[About this exercise] Each line in the listing below needs to be transcribed exactly.
*** Opening Records provided ***
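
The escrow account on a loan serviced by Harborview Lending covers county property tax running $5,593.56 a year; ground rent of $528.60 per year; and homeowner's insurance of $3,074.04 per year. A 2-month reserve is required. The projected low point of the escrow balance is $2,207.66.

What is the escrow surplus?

County property tax = $5,593.56
Ground rent = $528.60
Homeowner's insurance = $3,074.04
Annual escrow total = $9,196.20
Per month = $9,196.20 / 12 = $766.35
Required cushion = 2 × $766.35 = $1,532.70
Surplus = $2,207.66 − $1,532.70 = $674.96

$674.96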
*** Closing Records provided ***
[Final answer]
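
The escrow account on a loan serviced by Harborview Lending covers county property tax running $5,593.56 a year; ground rent of $528.60 per year; and homeowner's insurance of $3,074.04 per year. A 2-month reserve is required. The projected low point of the escrow balance is $2,207.66.

What is the escrow surplus?

County property tax = $5,593.56
Ground rent = $528.60
Homeowner's insurance = $3,074.04
Annual escrow total = $9,196.20
Per month = $9,196.20 / 12 = $766.35
Required cushion = 2 × $766.35 = $1,532.70
Surplus = $2,207.66 − $1,532.70 = $674.96

$674.96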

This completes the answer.